▶ **WHAT THE TASK REQUIRES**: Gather from the listing below each line that includes the word "specific", and copy it.

### RECORDS FOR PROCESSING

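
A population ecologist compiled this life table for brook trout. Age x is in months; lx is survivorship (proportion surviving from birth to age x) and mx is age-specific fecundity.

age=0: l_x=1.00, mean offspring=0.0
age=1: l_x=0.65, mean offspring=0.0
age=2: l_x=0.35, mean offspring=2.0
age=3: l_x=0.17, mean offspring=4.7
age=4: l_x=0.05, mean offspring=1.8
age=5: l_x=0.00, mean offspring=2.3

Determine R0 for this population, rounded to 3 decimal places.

lx·mx by age: 0, 0, 0.7, 0.799, 0.09, 0
R0 = Σ lx·mx = 1.589 → 1.589

1.589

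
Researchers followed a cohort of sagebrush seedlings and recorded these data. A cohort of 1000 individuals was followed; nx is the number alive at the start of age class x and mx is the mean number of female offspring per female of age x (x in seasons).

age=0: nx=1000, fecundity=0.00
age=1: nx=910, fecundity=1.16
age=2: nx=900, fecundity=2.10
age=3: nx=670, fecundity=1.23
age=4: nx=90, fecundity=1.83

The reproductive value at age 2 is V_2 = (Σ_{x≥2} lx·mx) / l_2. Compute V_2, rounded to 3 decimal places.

3.199

lx = nx/n0 = nx/1000: 1, 0.91, 0.9, 0.67, 0.09
lx·mx for x ≥ 2: 1.89, 0.8241, 0.1647 → sum = 2.8788
V_2 = 2.8788 / l_2 = 2.8788 / 0.9 = 3.198667… → 3.199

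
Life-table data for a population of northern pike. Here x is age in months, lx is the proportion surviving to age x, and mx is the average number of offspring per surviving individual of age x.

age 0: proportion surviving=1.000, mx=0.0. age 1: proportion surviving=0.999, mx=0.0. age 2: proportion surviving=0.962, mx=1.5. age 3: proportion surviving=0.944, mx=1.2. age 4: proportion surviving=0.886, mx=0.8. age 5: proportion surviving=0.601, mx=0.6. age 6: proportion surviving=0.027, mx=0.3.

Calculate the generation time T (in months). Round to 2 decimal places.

3.00

lx·mx: 0, 0, 1.443, 1.1328, 0.7088, 0.3606, 0.0081 → R0 = 3.6533
x·lx·mx: 0, 0, 2.886, 3.3984, 2.8352, 1.803, 0.0486 → Σ = 10.9712
T = 10.9712 / 3.6533 = 3.003093… → 3.00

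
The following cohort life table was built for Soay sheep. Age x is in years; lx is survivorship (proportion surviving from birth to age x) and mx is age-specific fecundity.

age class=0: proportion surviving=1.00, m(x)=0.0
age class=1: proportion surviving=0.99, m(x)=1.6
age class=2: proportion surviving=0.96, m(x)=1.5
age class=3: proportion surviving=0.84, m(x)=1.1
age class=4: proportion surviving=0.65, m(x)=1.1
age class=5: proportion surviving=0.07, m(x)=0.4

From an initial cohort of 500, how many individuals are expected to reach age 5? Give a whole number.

35

Expected survivors = N0 · l_5 = 500 × 0.07 = 35 → 35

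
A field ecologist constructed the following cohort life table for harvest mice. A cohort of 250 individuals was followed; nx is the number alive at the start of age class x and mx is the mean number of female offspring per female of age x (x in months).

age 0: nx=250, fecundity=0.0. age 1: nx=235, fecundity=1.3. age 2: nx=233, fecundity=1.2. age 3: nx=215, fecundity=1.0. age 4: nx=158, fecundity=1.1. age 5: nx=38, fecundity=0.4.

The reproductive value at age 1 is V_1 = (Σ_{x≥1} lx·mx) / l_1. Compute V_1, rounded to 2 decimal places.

4.21

lx = nx/n0 = nx/250: 1, 0.94, 0.932, 0.86, 0.632, 0.152
lx·mx for x ≥ 1: 1.222, 1.1184, 0.86, 0.6952, 0.0608 → sum = 3.9564
V_1 = 3.9564 / l_1 = 3.9564 / 0.94 = 4.208936… → 4.21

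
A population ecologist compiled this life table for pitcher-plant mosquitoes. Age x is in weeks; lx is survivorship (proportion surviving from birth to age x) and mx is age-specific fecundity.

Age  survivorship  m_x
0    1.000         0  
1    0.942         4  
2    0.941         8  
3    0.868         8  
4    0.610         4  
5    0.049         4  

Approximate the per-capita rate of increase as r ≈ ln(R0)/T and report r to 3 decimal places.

1.259

R0 = Σ lx·mx = 0 + 3.768 + 7.528 + 6.944 + 2.44 + 0.196 = 20.876
Σ x·lx·mx = 50.396; T = 50.396/20.876 = 2.41406…
r ≈ ln(R0)/T = ln(20.876)/2.41406… = 1.25871… → 1.259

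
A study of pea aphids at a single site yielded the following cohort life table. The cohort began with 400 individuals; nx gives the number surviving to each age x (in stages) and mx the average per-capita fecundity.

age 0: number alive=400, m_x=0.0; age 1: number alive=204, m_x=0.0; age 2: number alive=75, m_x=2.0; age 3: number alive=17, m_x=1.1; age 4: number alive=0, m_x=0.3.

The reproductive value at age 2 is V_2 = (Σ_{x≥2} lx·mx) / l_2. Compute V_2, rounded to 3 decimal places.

lx = nx/n0 = nx/400: 1, 0.51, 0.1875, 0.0425, 0
lx·mx for x ≥ 2: 0.375, 0.04675, 0 → sum = 0.42175
V_2 = 0.42175 / l_2 = 0.42175 / 0.1875 = 2.249333… → 2.249

2.249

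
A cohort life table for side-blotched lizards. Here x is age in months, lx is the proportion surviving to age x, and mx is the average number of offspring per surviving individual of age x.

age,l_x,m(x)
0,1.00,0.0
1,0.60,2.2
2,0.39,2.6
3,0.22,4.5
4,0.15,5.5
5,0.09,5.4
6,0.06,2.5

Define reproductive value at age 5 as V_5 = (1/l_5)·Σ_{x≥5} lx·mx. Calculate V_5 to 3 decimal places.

lx·mx for x ≥ 5: 0.486, 0.15 → sum = 0.636
V_5 = 0.636 / l_5 = 0.636 / 0.09 = 7.066667… → 7.067

7.067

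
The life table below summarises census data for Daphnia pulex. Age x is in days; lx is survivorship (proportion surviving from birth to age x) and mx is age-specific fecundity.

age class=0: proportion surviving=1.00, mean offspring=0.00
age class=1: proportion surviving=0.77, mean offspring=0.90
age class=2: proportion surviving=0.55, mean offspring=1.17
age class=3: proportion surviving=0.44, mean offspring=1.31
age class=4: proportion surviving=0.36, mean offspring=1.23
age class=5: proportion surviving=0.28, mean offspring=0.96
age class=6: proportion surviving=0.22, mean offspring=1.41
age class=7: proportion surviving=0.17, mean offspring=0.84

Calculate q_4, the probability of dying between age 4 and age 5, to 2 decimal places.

0.22

q_4 = (l_4 − l_5) / l_4 = (0.36 − 0.28) / 0.36
     = 0.08 / 0.36 = 0.222222… → 0.22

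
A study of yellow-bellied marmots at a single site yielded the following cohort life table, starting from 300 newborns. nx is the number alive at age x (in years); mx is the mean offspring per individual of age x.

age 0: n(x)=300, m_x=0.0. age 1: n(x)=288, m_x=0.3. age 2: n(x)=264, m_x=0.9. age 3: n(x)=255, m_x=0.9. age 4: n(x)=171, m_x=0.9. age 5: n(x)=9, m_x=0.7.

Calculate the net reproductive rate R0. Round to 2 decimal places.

2.38

lx = nx/n0 = nx/300: 1, 0.96, 0.88, 0.85, 0.57, 0.03
lx·mx by age: 0, 0.288, 0.792, 0.765, 0.513, 0.021
R0 = Σ lx·mx = 2.379 → 2.38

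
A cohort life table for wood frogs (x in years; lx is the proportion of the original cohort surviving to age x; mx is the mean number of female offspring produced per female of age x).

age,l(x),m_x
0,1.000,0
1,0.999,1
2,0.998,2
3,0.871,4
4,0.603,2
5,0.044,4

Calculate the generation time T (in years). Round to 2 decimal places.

lx·mx: 0, 0.999, 1.996, 3.484, 1.206, 0.176 → R0 = 7.861
x·lx·mx: 0, 0.999, 3.992, 10.452, 4.824, 0.88 → Σ = 21.147
T = 21.147 / 7.861 = 2.690116… → 2.69

2.69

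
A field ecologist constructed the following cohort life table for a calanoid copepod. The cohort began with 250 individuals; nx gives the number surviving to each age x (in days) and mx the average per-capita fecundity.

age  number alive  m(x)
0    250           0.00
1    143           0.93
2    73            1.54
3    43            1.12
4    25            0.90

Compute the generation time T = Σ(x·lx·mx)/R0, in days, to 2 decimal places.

1.87

lx = nx/n0 = nx/250: 1, 0.572, 0.292, 0.172, 0.1
lx·mx: 0, 0.53196, 0.44968, 0.19264, 0.09 → R0 = 1.26428
x·lx·mx: 0, 0.53196, 0.89936, 0.57792, 0.36 → Σ = 2.36924
T = 2.36924 / 1.26428 = 1.873984… → 1.87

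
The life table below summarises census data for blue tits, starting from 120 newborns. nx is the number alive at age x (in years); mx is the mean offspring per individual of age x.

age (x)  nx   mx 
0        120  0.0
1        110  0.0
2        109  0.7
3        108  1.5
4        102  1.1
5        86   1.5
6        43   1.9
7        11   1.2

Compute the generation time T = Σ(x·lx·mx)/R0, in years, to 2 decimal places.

lx = nx/n0 = nx/120: 1, 0.91667…, 0.90833…, 0.9, 0.85, 0.71667…, 0.35833…, 0.09167…
lx·mx: 0, 0, 0.635833…, 1.35, 0.935, 1.075…, 0.680833…, 0.11… → R0 = 4.786667…
x·lx·mx: 0, 0, 1.271667…, 4.05, 3.74, 5.375…, 4.085…, 0.77… → Σ = 19.291667…
T = 19.291667… / 4.786667… = 4.030292… → 4.03

4.03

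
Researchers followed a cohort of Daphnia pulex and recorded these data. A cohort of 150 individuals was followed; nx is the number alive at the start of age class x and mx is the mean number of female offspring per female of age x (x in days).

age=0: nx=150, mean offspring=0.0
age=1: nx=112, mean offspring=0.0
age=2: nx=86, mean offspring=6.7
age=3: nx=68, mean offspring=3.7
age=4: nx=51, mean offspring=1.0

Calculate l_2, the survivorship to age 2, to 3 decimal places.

0.573

l_2 = n_2/n_0 = 86/150 = 0.573333… → 0.573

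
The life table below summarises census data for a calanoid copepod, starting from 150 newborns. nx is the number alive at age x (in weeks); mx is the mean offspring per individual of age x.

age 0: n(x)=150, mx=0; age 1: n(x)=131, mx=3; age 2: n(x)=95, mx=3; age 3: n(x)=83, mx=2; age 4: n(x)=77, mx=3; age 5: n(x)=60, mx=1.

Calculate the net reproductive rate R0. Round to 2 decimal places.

7.57

lx = nx/n0 = nx/150: 1, 0.87333…, 0.63333…, 0.55333…, 0.51333…, 0.4
lx·mx by age: 0, 2.62…, 1.9…, 1.106667…, 1.54…, 0.4
R0 = Σ lx·mx = 7.566667… → 7.57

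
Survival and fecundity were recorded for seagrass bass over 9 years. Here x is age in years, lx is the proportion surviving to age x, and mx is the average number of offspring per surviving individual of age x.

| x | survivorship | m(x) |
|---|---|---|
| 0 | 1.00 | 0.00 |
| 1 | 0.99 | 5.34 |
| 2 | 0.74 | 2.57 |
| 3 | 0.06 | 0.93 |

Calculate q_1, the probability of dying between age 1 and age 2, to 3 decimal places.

0.253

q_1 = (l_1 − l_2) / l_1 = (0.99 − 0.74) / 0.99
     = 0.25 / 0.99 = 0.252525… → 0.253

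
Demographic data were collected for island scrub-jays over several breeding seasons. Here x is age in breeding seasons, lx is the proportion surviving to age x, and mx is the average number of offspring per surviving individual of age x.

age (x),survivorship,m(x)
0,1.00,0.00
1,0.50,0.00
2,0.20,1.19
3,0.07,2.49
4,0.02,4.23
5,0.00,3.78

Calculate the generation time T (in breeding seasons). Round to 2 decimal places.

lx·mx: 0, 0, 0.238, 0.1743, 0.0846, 0 → R0 = 0.4969
x·lx·mx: 0, 0, 0.476, 0.5229, 0.3384, 0 → Σ = 1.3373
T = 1.3373 / 0.4969 = 2.691286… → 2.69

2.69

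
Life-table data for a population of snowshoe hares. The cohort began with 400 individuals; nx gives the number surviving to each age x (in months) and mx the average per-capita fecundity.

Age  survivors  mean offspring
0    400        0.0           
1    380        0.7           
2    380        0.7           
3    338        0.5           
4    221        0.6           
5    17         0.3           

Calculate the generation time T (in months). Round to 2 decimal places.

lx = nx/n0 = nx/400: 1, 0.95, 0.95, 0.845, 0.5525, 0.0425
lx·mx: 0, 0.665, 0.665, 0.4225, 0.3315, 0.01275 → R0 = 2.09675
x·lx·mx: 0, 0.665, 1.33, 1.2675, 1.326, 0.06375 → Σ = 4.65225
T = 4.65225 / 2.09675 = 2.218791… → 2.22

2.22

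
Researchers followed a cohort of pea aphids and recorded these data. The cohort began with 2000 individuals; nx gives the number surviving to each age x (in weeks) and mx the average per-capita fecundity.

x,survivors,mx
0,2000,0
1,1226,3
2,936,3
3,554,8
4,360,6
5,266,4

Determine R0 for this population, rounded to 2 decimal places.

lx = nx/n0 = nx/2000: 1, 0.613, 0.468, 0.277, 0.18, 0.133
lx·mx by age: 0, 1.839, 1.404, 2.216, 1.08, 0.532
R0 = Σ lx·mx = 7.071 → 7.07

7.07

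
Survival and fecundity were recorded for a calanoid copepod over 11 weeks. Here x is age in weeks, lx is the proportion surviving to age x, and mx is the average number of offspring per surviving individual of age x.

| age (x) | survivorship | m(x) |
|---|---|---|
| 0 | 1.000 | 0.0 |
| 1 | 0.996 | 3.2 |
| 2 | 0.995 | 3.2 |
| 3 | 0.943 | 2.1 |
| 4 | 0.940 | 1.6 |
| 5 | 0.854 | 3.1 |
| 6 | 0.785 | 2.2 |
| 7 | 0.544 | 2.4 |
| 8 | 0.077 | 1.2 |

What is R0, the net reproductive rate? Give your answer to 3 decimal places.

lx·mx by age: 0, 3.1872, 3.184, 1.9803, 1.504, 2.6474, 1.727, 1.3056, 0.0924
R0 = Σ lx·mx = 15.6279 → 15.628

15.628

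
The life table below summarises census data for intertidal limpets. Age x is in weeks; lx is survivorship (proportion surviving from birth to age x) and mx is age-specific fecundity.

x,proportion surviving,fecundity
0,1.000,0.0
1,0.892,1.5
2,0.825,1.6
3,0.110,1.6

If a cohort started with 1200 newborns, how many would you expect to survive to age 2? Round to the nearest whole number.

Expected survivors = N0 · l_2 = 1200 × 0.825 = 990 → 990

990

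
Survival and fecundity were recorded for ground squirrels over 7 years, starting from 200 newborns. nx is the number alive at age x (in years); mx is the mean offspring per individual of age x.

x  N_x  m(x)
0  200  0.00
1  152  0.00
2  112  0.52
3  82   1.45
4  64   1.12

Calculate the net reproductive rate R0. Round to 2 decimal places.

lx = nx/n0 = nx/200: 1, 0.76, 0.56, 0.41, 0.32
lx·mx by age: 0, 0, 0.2912, 0.5945, 0.3584
R0 = Σ lx·mx = 1.2441 → 1.24

1.24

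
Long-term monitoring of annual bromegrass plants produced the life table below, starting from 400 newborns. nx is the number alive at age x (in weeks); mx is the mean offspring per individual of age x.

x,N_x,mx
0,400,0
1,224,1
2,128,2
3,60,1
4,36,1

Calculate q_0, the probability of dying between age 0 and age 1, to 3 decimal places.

0.440

lx = nx/n0 = nx/400: 1, 0.56, 0.32, 0.15, 0.09
q_0 = (l_0 − l_1) / l_0 = (1 − 0.56) / 1
     = 0.44 / 1 = 0.44 → 0.440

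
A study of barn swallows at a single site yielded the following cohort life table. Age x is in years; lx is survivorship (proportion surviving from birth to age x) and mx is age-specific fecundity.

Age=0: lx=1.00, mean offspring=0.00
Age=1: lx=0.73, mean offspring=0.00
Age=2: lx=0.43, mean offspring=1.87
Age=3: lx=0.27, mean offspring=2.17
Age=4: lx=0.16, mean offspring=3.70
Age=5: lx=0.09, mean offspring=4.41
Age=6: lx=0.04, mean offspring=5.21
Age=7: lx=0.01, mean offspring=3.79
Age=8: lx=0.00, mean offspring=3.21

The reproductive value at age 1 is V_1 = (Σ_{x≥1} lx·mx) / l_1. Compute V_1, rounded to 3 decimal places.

3.596

lx·mx for x ≥ 1: 0, 0.8041, 0.5859, 0.592, 0.3969, 0.2084, 0.0379, 0 → sum = 2.6252
V_1 = 2.6252 / l_1 = 2.6252 / 0.73 = 3.596164… → 3.596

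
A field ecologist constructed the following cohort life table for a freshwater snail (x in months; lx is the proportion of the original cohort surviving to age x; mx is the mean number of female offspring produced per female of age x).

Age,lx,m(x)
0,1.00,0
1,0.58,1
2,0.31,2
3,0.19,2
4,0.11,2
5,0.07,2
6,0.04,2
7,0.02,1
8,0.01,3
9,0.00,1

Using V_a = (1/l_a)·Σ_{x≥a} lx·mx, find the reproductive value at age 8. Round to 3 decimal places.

3.000

lx·mx for x ≥ 8: 0.03, 0 → sum = 0.03
V_8 = 0.03 / l_8 = 0.03 / 0.01 = 3 → 3.000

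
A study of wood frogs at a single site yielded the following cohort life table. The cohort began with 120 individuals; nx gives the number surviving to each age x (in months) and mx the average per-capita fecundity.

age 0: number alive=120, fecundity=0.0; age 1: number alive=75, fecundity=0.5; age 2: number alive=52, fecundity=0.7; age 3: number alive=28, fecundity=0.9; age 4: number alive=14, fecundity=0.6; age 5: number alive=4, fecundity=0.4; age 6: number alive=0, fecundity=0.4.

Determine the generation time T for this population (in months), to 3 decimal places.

lx = nx/n0 = nx/120: 1, 0.625, 0.43333…, 0.23333…, 0.11667…, 0.03333…, 0
lx·mx: 0, 0.3125, 0.303333…, 0.21…, 0.07…, 0.013333…, 0 → R0 = 0.909167…
x·lx·mx: 0, 0.3125, 0.606667…, 0.63…, 0.28…, 0.066667…, 0 → Σ = 1.895833…
T = 1.895833… / 0.909167… = 2.085243… → 2.085

2.085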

######

▶ **EXPECTED OUTPUT**:
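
A population ecologist compiled this life table for brook trout. Age x is in months; lx is survivorship (proportion surviving from birth to age x) and mx is age-specific fecundity.
The following cohort life table was built for Soay sheep. Age x is in years; lx is survivorship (proportion surviving from birth to age x) and mx is age-specific fecundity.
A population ecologist compiled this life table for pitcher-plant mosquitoes. Age x is in weeks; lx is survivorship (proportion surviving from birth to age x) and mx is age-specific fecundity.
The life table below summarises census data for Daphnia pulex. Age x is in days; lx is survivorship (proportion surviving from birth to age x) and mx is age-specific fecundity.
The life table below summarises census data for intertidal limpets. Age x is in weeks; lx is survivorship (proportion surviving from birth to age x) and mx is age-specific fecundity.
A study of barn swallows at a single site yielded the following cohort life table. Age x is in years; lx is survivorship (proportion surviving from birth to age x) and mx is age-specific fecundity.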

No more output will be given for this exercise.